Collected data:
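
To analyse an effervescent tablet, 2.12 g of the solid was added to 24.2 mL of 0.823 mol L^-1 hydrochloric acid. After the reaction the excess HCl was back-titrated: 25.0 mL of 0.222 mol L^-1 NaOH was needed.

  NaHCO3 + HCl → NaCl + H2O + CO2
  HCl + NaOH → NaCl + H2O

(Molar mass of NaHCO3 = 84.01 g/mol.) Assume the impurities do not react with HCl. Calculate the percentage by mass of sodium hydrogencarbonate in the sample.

n(HCl) added = 0.0242 × 0.823 = 0.0199 mol
n(NaOH) used in back-titration = 0.0250 × 0.222 = 5.55 × 10^-3 mol
n(HCl) left over = 5.55 × 10^-3 mol (1:1 ratio)
n(HCl) consumed by analyte = 0.0199 − 5.55 × 10^-3 = 0.0144 mol
n(NaHCO3) = 0.0144 mol (1:1 ratio)
mass of NaHCO3 = 0.0144 × 84.01 = 1.21 g
% NaHCO3 = 1.21 / 2.12 × 100 = 56.9 %

56.9 %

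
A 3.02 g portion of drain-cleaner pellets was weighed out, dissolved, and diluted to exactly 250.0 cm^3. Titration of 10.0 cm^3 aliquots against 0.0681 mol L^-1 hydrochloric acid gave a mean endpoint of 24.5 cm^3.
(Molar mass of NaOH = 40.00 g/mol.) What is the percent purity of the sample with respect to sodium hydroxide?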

Exercise instructions: For each line above that holds the string "hydrochloric", provide a copy of that line.

Exercise result:
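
To analyse an effervescent tablet, 2.12 g of the solid was added to 24.2 mL of 0.823 mol L^-1 hydrochloric acid. After the reaction the excess HCl was back-titrated: 25.0 mL of 0.222 mol L^-1 NaOH was needed.
A 3.02 g portion of drain-cleaner pellets was weighed out, dissolved, and diluted to exactly 250.0 cm^3. Titration of 10.0 cm^3 aliquots against 0.0681 mol L^-1 hydrochloric acid gave a mean endpoint of 24.5 cm^3.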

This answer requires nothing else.